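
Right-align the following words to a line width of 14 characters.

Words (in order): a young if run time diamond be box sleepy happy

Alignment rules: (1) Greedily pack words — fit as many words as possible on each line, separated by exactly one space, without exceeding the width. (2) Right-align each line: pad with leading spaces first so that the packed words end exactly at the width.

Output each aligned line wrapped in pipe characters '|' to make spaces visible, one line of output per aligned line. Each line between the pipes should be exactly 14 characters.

Answer: |a young if run|
|  time diamond|
| be box sleepy|
|         happy|

Derivation:
Line 1: ['a', 'young', 'if', 'run'] (min_width=14, slack=0)
Line 2: ['time', 'diamond'] (min_width=12, slack=2)
Line 3: ['be', 'box', 'sleepy'] (min_width=13, slack=1)
Line 4: ['happy'] (min_width=5, slack=9)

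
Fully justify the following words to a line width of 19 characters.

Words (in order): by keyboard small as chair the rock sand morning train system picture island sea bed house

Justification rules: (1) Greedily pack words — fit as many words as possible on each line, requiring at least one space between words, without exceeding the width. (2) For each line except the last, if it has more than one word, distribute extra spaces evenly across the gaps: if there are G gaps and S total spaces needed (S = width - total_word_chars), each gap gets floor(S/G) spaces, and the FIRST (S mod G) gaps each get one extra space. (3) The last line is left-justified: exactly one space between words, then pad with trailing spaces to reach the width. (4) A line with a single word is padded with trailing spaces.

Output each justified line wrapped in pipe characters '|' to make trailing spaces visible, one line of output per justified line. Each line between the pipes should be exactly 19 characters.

Line 1: ['by', 'keyboard', 'small'] (min_width=17, slack=2)
Line 2: ['as', 'chair', 'the', 'rock'] (min_width=17, slack=2)
Line 3: ['sand', 'morning', 'train'] (min_width=18, slack=1)
Line 4: ['system', 'picture'] (min_width=14, slack=5)
Line 5: ['island', 'sea', 'bed'] (min_width=14, slack=5)
Line 6: ['house'] (min_width=5, slack=14)

Answer: |by  keyboard  small|
|as  chair  the rock|
|sand  morning train|
|system      picture|
|island    sea   bed|
|house              |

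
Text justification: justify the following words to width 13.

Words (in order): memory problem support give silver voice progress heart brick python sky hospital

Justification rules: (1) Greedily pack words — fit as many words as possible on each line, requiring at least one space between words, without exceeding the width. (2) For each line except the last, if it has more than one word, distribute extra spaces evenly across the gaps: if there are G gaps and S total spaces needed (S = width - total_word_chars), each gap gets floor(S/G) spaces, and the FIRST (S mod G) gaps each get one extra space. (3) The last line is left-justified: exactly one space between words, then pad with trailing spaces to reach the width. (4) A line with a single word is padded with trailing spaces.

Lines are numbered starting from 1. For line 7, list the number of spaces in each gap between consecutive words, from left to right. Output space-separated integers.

Line 1: ['memory'] (min_width=6, slack=7)
Line 2: ['problem'] (min_width=7, slack=6)
Line 3: ['support', 'give'] (min_width=12, slack=1)
Line 4: ['silver', 'voice'] (min_width=12, slack=1)
Line 5: ['progress'] (min_width=8, slack=5)
Line 6: ['heart', 'brick'] (min_width=11, slack=2)
Line 7: ['python', 'sky'] (min_width=10, slack=3)
Line 8: ['hospital'] (min_width=8, slack=5)

Answer: 4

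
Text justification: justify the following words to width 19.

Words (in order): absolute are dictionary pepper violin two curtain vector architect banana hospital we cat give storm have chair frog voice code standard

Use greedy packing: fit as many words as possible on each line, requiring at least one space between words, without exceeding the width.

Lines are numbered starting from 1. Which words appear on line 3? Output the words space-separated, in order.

Line 1: ['absolute', 'are'] (min_width=12, slack=7)
Line 2: ['dictionary', 'pepper'] (min_width=17, slack=2)
Line 3: ['violin', 'two', 'curtain'] (min_width=18, slack=1)
Line 4: ['vector', 'architect'] (min_width=16, slack=3)
Line 5: ['banana', 'hospital', 'we'] (min_width=18, slack=1)
Line 6: ['cat', 'give', 'storm', 'have'] (min_width=19, slack=0)
Line 7: ['chair', 'frog', 'voice'] (min_width=16, slack=3)
Line 8: ['code', 'standard'] (min_width=13, slack=6)

Answer: violin two curtain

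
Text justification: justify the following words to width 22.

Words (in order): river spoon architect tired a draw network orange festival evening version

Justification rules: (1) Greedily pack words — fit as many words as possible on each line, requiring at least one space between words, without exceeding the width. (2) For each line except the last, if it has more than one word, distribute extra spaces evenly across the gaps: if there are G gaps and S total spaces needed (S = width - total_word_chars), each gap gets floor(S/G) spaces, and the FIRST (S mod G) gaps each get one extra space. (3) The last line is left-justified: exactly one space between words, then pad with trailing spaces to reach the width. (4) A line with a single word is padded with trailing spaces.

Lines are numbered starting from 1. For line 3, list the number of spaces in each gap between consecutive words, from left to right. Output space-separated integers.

Line 1: ['river', 'spoon', 'architect'] (min_width=21, slack=1)
Line 2: ['tired', 'a', 'draw', 'network'] (min_width=20, slack=2)
Line 3: ['orange', 'festival'] (min_width=15, slack=7)
Line 4: ['evening', 'version'] (min_width=15, slack=7)

Answer: 8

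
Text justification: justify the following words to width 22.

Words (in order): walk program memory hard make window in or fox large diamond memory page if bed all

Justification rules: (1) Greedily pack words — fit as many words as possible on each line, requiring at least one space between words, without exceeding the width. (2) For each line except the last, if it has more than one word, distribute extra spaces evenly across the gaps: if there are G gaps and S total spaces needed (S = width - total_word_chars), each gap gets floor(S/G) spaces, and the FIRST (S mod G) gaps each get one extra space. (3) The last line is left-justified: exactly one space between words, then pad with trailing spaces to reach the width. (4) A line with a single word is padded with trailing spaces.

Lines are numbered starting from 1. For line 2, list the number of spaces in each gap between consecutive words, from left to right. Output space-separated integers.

Line 1: ['walk', 'program', 'memory'] (min_width=19, slack=3)
Line 2: ['hard', 'make', 'window', 'in', 'or'] (min_width=22, slack=0)
Line 3: ['fox', 'large', 'diamond'] (min_width=17, slack=5)
Line 4: ['memory', 'page', 'if', 'bed', 'all'] (min_width=22, slack=0)

Answer: 1 1 1 1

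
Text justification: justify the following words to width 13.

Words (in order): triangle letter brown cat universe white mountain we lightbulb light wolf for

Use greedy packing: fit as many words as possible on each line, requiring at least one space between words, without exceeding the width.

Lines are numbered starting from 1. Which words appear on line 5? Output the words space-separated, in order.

Answer: mountain we

Derivation:
Line 1: ['triangle'] (min_width=8, slack=5)
Line 2: ['letter', 'brown'] (min_width=12, slack=1)
Line 3: ['cat', 'universe'] (min_width=12, slack=1)
Line 4: ['white'] (min_width=5, slack=8)
Line 5: ['mountain', 'we'] (min_width=11, slack=2)
Line 6: ['lightbulb'] (min_width=9, slack=4)
Line 7: ['light', 'wolf'] (min_width=10, slack=3)
Line 8: ['for'] (min_width=3, slack=10)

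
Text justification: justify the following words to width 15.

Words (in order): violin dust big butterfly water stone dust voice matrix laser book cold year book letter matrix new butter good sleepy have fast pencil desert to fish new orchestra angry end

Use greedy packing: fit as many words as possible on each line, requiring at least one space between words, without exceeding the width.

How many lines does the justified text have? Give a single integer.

Line 1: ['violin', 'dust', 'big'] (min_width=15, slack=0)
Line 2: ['butterfly', 'water'] (min_width=15, slack=0)
Line 3: ['stone', 'dust'] (min_width=10, slack=5)
Line 4: ['voice', 'matrix'] (min_width=12, slack=3)
Line 5: ['laser', 'book', 'cold'] (min_width=15, slack=0)
Line 6: ['year', 'book'] (min_width=9, slack=6)
Line 7: ['letter', 'matrix'] (min_width=13, slack=2)
Line 8: ['new', 'butter', 'good'] (min_width=15, slack=0)
Line 9: ['sleepy', 'have'] (min_width=11, slack=4)
Line 10: ['fast', 'pencil'] (min_width=11, slack=4)
Line 11: ['desert', 'to', 'fish'] (min_width=14, slack=1)
Line 12: ['new', 'orchestra'] (min_width=13, slack=2)
Line 13: ['angry', 'end'] (min_width=9, slack=6)
Total lines: 13

Answer: 13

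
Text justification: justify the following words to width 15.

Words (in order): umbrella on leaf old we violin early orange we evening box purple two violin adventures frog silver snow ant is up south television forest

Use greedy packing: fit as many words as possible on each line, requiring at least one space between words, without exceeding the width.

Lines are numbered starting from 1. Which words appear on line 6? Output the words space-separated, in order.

Answer: purple two

Derivation:
Line 1: ['umbrella', 'on'] (min_width=11, slack=4)
Line 2: ['leaf', 'old', 'we'] (min_width=11, slack=4)
Line 3: ['violin', 'early'] (min_width=12, slack=3)
Line 4: ['orange', 'we'] (min_width=9, slack=6)
Line 5: ['evening', 'box'] (min_width=11, slack=4)
Line 6: ['purple', 'two'] (min_width=10, slack=5)
Line 7: ['violin'] (min_width=6, slack=9)
Line 8: ['adventures', 'frog'] (min_width=15, slack=0)
Line 9: ['silver', 'snow', 'ant'] (min_width=15, slack=0)
Line 10: ['is', 'up', 'south'] (min_width=11, slack=4)
Line 11: ['television'] (min_width=10, slack=5)
Line 12: ['forest'] (min_width=6, slack=9)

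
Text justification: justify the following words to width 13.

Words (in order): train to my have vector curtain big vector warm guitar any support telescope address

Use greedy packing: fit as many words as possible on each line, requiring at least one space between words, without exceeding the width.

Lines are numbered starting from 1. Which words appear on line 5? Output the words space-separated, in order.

Line 1: ['train', 'to', 'my'] (min_width=11, slack=2)
Line 2: ['have', 'vector'] (min_width=11, slack=2)
Line 3: ['curtain', 'big'] (min_width=11, slack=2)
Line 4: ['vector', 'warm'] (min_width=11, slack=2)
Line 5: ['guitar', 'any'] (min_width=10, slack=3)
Line 6: ['support'] (min_width=7, slack=6)
Line 7: ['telescope'] (min_width=9, slack=4)
Line 8: ['address'] (min_width=7, slack=6)

Answer: guitar any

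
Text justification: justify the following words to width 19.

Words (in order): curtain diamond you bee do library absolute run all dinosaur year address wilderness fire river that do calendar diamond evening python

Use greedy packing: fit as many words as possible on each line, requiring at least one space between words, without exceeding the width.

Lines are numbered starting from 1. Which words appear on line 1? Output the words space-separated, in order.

Answer: curtain diamond you

Derivation:
Line 1: ['curtain', 'diamond', 'you'] (min_width=19, slack=0)
Line 2: ['bee', 'do', 'library'] (min_width=14, slack=5)
Line 3: ['absolute', 'run', 'all'] (min_width=16, slack=3)
Line 4: ['dinosaur', 'year'] (min_width=13, slack=6)
Line 5: ['address', 'wilderness'] (min_width=18, slack=1)
Line 6: ['fire', 'river', 'that', 'do'] (min_width=18, slack=1)
Line 7: ['calendar', 'diamond'] (min_width=16, slack=3)
Line 8: ['evening', 'python'] (min_width=14, slack=5)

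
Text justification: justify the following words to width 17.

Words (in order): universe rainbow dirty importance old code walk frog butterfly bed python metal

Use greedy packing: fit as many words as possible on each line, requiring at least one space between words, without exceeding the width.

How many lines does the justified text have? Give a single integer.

Line 1: ['universe', 'rainbow'] (min_width=16, slack=1)
Line 2: ['dirty', 'importance'] (min_width=16, slack=1)
Line 3: ['old', 'code', 'walk'] (min_width=13, slack=4)
Line 4: ['frog', 'butterfly'] (min_width=14, slack=3)
Line 5: ['bed', 'python', 'metal'] (min_width=16, slack=1)
Total lines: 5

Answer: 5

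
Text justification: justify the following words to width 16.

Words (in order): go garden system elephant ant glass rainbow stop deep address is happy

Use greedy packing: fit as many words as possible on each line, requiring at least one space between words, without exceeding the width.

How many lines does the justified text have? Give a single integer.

Line 1: ['go', 'garden', 'system'] (min_width=16, slack=0)
Line 2: ['elephant', 'ant'] (min_width=12, slack=4)
Line 3: ['glass', 'rainbow'] (min_width=13, slack=3)
Line 4: ['stop', 'deep'] (min_width=9, slack=7)
Line 5: ['address', 'is', 'happy'] (min_width=16, slack=0)
Total lines: 5

Answer: 5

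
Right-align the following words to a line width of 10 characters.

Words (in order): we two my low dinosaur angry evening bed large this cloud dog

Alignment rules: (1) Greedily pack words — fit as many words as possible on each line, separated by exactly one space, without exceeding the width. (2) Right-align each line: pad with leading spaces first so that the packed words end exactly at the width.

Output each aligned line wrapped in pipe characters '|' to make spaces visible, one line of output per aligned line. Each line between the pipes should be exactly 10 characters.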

_TASK INSTRUCTIONS:_ Reproduce verbatim only this range: the first line of the material through the line that contains "Words (in order): by", inclusive.

_ANSWER AREA:_
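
Right-align the following words to a line width of 14 characters.

Words (in order): a young if run time diamond be box sleepy happy

Alignment rules: (1) Greedily pack words — fit as many words as possible on each line, separated by exactly one space, without exceeding the width. (2) Right-align each line: pad with leading spaces first so that the packed words end exactly at the width.

Output each aligned line wrapped in pipe characters '|' to make spaces visible, one line of output per aligned line. Each line between the pipes should be exactly 14 characters.

Answer: |a young if run|
|  time diamond|
| be box sleepy|
|         happy|

Derivation:
Line 1: ['a', 'young', 'if', 'run'] (min_width=14, slack=0)
Line 2: ['time', 'diamond'] (min_width=12, slack=2)
Line 3: ['be', 'box', 'sleepy'] (min_width=13, slack=1)
Line 4: ['happy'] (min_width=5, slack=9)

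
Fully justify the following words to a line width of 19 characters.

Words (in order): by keyboard small as chair the rock sand morning train system picture island sea bed house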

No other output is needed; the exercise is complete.